Problem statement:
Your output should consist of every record, copied exactly.
Start of Given entries
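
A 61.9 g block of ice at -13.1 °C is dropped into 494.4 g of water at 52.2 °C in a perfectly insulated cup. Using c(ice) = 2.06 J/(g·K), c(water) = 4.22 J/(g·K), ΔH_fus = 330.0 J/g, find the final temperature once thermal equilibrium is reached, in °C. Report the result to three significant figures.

T_f = 37.0 °C

Heat to bring ice to 0 °C and melt it: q₁ = 61.9×2.06×13.1 + 61.9×330.0 = 22097 J
Heat the water can supply cooling to 0 °C: 494.4×4.22×52.2 = 108908 J > q₁, so all ice melts.
Energy balance: 494.4×4.22×(52.2 − T) = 22097 + 61.9×4.22×(T − 0)
2086.368(52.2 − T) = 22097 + 261.218 T
108908 − 22097 = 2347.586 T
T = 86811 / 2347.586 = 36.98 °C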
End of Given entries
Result:
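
A 61.9 g block of ice at -13.1 °C is dropped into 494.4 g of water at 52.2 °C in a perfectly insulated cup. Using c(ice) = 2.06 J/(g·K), c(water) = 4.22 J/(g·K), ΔH_fus = 330.0 J/g, find the final temperature once thermal equilibrium is reached, in °C. Report the result to three significant figures.

T_f = 37.0 °C

Heat to bring ice to 0 °C and melt it: q₁ = 61.9×2.06×13.1 + 61.9×330.0 = 22097 J
Heat the water can supply cooling to 0 °C: 494.4×4.22×52.2 = 108908 J > q₁, so all ice melts.
Energy balance: 494.4×4.22×(52.2 − T) = 22097 + 61.9×4.22×(T − 0)
2086.368(52.2 − T) = 22097 + 261.218 T
108908 − 22097 = 2347.586 T
T = 86811 / 2347.586 = 36.98 °C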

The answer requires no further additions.